==== DATA FOR THIS TASK
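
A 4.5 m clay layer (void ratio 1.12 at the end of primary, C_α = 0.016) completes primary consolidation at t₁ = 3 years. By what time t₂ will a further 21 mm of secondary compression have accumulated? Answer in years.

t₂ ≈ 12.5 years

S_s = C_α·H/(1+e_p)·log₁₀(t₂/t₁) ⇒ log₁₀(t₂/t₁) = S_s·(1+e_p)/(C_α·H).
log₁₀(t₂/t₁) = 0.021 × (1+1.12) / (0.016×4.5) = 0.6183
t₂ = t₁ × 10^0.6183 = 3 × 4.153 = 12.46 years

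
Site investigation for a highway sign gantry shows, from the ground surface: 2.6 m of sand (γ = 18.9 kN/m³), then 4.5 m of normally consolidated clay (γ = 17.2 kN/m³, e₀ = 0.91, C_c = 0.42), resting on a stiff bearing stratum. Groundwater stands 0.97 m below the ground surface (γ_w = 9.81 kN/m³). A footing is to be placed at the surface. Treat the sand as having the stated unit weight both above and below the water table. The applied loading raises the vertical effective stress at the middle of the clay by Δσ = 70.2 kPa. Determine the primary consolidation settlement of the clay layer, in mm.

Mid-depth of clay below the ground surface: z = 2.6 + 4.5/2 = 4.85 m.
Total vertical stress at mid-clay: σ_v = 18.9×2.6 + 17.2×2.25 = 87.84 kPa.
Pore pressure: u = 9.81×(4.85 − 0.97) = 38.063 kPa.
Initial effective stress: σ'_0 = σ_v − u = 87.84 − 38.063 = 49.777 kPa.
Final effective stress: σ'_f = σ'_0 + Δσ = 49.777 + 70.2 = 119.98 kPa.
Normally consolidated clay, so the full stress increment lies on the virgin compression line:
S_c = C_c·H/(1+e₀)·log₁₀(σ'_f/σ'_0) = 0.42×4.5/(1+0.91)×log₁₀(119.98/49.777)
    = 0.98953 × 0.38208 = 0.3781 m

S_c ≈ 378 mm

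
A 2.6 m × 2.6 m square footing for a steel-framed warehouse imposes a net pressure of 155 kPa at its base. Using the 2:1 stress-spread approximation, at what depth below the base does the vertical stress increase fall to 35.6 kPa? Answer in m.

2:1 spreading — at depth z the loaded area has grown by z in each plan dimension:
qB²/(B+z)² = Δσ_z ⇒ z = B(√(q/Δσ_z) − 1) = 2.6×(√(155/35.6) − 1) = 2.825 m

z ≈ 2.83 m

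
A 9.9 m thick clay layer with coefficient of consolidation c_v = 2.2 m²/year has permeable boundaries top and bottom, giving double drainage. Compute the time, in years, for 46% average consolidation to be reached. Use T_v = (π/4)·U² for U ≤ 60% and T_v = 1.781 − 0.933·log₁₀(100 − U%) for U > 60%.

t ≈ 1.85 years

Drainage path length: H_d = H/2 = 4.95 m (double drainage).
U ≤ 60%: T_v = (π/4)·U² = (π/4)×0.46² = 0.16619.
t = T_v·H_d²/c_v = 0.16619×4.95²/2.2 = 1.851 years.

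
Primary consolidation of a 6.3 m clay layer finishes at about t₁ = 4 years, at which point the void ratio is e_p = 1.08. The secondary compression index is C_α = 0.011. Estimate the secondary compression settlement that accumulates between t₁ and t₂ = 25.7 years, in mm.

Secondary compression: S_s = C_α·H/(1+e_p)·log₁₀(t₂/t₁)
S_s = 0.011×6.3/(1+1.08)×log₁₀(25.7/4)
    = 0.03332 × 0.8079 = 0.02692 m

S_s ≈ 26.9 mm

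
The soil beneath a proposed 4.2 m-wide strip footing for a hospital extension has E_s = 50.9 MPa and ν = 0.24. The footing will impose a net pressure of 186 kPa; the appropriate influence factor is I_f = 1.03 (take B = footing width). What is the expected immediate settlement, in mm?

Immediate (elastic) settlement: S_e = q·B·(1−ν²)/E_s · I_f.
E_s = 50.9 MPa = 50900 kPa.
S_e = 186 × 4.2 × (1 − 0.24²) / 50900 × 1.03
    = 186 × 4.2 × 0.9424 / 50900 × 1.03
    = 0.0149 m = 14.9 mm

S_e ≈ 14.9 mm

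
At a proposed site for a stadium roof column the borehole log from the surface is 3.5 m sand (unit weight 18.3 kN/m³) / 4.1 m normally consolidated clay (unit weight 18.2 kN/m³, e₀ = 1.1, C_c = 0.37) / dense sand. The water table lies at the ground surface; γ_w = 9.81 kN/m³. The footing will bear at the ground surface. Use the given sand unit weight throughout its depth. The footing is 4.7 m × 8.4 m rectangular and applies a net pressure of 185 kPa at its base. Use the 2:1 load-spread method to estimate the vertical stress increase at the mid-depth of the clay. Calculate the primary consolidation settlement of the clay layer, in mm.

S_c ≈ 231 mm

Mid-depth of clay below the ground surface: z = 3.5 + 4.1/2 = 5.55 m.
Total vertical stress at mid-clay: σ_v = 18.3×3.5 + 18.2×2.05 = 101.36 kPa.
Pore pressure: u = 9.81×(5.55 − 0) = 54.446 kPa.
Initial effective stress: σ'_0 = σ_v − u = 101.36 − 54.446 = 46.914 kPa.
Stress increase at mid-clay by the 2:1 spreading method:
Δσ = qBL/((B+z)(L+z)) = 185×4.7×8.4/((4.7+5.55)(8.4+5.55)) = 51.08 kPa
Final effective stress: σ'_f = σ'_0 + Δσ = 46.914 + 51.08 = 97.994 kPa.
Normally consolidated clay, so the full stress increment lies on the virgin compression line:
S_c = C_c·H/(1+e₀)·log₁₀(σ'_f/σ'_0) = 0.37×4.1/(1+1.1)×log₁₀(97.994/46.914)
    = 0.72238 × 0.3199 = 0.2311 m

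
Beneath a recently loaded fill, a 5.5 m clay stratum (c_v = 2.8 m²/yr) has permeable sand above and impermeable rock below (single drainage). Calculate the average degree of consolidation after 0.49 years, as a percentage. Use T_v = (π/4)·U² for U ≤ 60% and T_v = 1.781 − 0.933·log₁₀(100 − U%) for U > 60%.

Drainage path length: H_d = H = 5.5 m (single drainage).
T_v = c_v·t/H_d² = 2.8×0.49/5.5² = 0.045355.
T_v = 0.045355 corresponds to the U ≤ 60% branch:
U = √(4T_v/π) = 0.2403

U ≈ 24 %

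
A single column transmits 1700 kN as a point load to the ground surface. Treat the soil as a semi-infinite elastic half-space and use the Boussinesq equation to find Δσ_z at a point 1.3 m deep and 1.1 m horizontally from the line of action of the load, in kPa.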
========
YOUR GOAL.
Type out the entries again, word for word.

FINISHED TASK.
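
A 4.5 m clay layer (void ratio 1.12 at the end of primary, C_α = 0.016) completes primary consolidation at t₁ = 3 years. By what time t₂ will a further 21 mm of secondary compression have accumulated? Answer in years.

t₂ ≈ 12.5 years

S_s = C_α·H/(1+e_p)·log₁₀(t₂/t₁) ⇒ log₁₀(t₂/t₁) = S_s·(1+e_p)/(C_α·H).
log₁₀(t₂/t₁) = 0.021 × (1+1.12) / (0.016×4.5) = 0.6183
t₂ = t₁ × 10^0.6183 = 3 × 4.153 = 12.46 years

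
Site investigation for a highway sign gantry shows, from the ground surface: 2.6 m of sand (γ = 18.9 kN/m³), then 4.5 m of normally consolidated clay (γ = 17.2 kN/m³, e₀ = 0.91, C_c = 0.42), resting on a stiff bearing stratum. Groundwater stands 0.97 m below the ground surface (γ_w = 9.81 kN/m³). A footing is to be placed at the surface. Treat the sand as having the stated unit weight both above and below the water table. The applied loading raises the vertical effective stress at the middle of the clay by Δσ = 70.2 kPa. Determine the primary consolidation settlement of the clay layer, in mm.

Mid-depth of clay below the ground surface: z = 2.6 + 4.5/2 = 4.85 m.
Total vertical stress at mid-clay: σ_v = 18.9×2.6 + 17.2×2.25 = 87.84 kPa.
Pore pressure: u = 9.81×(4.85 − 0.97) = 38.063 kPa.
Initial effective stress: σ'_0 = σ_v − u = 87.84 − 38.063 = 49.777 kPa.
Final effective stress: σ'_f = σ'_0 + Δσ = 49.777 + 70.2 = 119.98 kPa.
Normally consolidated clay, so the full stress increment lies on the virgin compression line:
S_c = C_c·H/(1+e₀)·log₁₀(σ'_f/σ'_0) = 0.42×4.5/(1+0.91)×log₁₀(119.98/49.777)
    = 0.98953 × 0.38208 = 0.3781 m

S_c ≈ 378 mm

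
A 2.6 m × 2.6 m square footing for a steel-framed warehouse imposes a net pressure of 155 kPa at its base. Using the 2:1 stress-spread approximation, at what depth below the base does the vertical stress increase fall to 35.6 kPa? Answer in m.

2:1 spreading — at depth z the loaded area has grown by z in each plan dimension:
qB²/(B+z)² = Δσ_z ⇒ z = B(√(q/Δσ_z) − 1) = 2.6×(√(155/35.6) − 1) = 2.825 m

z ≈ 2.83 m

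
A 9.9 m thick clay layer with coefficient of consolidation c_v = 2.2 m²/year has permeable boundaries top and bottom, giving double drainage. Compute the time, in years, for 46% average consolidation to be reached. Use T_v = (π/4)·U² for U ≤ 60% and T_v = 1.781 − 0.933·log₁₀(100 − U%) for U > 60%.

t ≈ 1.85 years

Drainage path length: H_d = H/2 = 4.95 m (double drainage).
U ≤ 60%: T_v = (π/4)·U² = (π/4)×0.46² = 0.16619.
t = T_v·H_d²/c_v = 0.16619×4.95²/2.2 = 1.851 years.

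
Primary consolidation of a 6.3 m clay layer finishes at about t₁ = 4 years, at which point the void ratio is e_p = 1.08. The secondary compression index is C_α = 0.011. Estimate the secondary compression settlement that accumulates between t₁ and t₂ = 25.7 years, in mm.

Secondary compression: S_s = C_α·H/(1+e_p)·log₁₀(t₂/t₁)
S_s = 0.011×6.3/(1+1.08)×log₁₀(25.7/4)
    = 0.03332 × 0.8079 = 0.02692 m

S_s ≈ 26.9 mm

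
The soil beneath a proposed 4.2 m-wide strip footing for a hospital extension has E_s = 50.9 MPa and ν = 0.24. The footing will impose a net pressure of 186 kPa; the appropriate influence factor is I_f = 1.03 (take B = footing width). What is the expected immediate settlement, in mm?

Immediate (elastic) settlement: S_e = q·B·(1−ν²)/E_s · I_f.
E_s = 50.9 MPa = 50900 kPa.
S_e = 186 × 4.2 × (1 − 0.24²) / 50900 × 1.03
    = 186 × 4.2 × 0.9424 / 50900 × 1.03
    = 0.0149 m = 14.9 mm

S_e ≈ 14.9 mm

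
At a proposed site for a stadium roof column the borehole log from the surface is 3.5 m sand (unit weight 18.3 kN/m³) / 4.1 m normally consolidated clay (unit weight 18.2 kN/m³, e₀ = 1.1, C_c = 0.37) / dense sand. The water table lies at the ground surface; γ_w = 9.81 kN/m³. The footing will bear at the ground surface. Use the given sand unit weight throughout its depth. The footing is 4.7 m × 8.4 m rectangular and applies a net pressure of 185 kPa at its base. Use the 2:1 load-spread method to estimate the vertical stress increase at the mid-depth of the clay. Calculate the primary consolidation settlement of the clay layer, in mm.

S_c ≈ 231 mm

Mid-depth of clay below the ground surface: z = 3.5 + 4.1/2 = 5.55 m.
Total vertical stress at mid-clay: σ_v = 18.3×3.5 + 18.2×2.05 = 101.36 kPa.
Pore pressure: u = 9.81×(5.55 − 0) = 54.446 kPa.
Initial effective stress: σ'_0 = σ_v − u = 101.36 − 54.446 = 46.914 kPa.
Stress increase at mid-clay by the 2:1 spreading method:
Δσ = qBL/((B+z)(L+z)) = 185×4.7×8.4/((4.7+5.55)(8.4+5.55)) = 51.08 kPa
Final effective stress: σ'_f = σ'_0 + Δσ = 46.914 + 51.08 = 97.994 kPa.
Normally consolidated clay, so the full stress increment lies on the virgin compression line:
S_c = C_c·H/(1+e₀)·log₁₀(σ'_f/σ'_0) = 0.37×4.1/(1+1.1)×log₁₀(97.994/46.914)
    = 0.72238 × 0.3199 = 0.2311 m

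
Beneath a recently loaded fill, a 5.5 m clay stratum (c_v = 2.8 m²/yr) has permeable sand above and impermeable rock below (single drainage). Calculate the average degree of consolidation after 0.49 years, as a percentage. Use T_v = (π/4)·U² for U ≤ 60% and T_v = 1.781 − 0.933·log₁₀(100 − U%) for U > 60%.

Drainage path length: H_d = H = 5.5 m (single drainage).
T_v = c_v·t/H_d² = 2.8×0.49/5.5² = 0.045355.
T_v = 0.045355 corresponds to the U ≤ 60% branch:
U = √(4T_v/π) = 0.2403

U ≈ 24 %

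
A single column transmits 1700 kN as a point load to the ground surface. Treat the soil as a semi-infinite elastic half-space and use the Boussinesq equation to find Δσ_z at a point 1.3 m deep and 1.1 m horizontally from the line of action of the load, in kPa.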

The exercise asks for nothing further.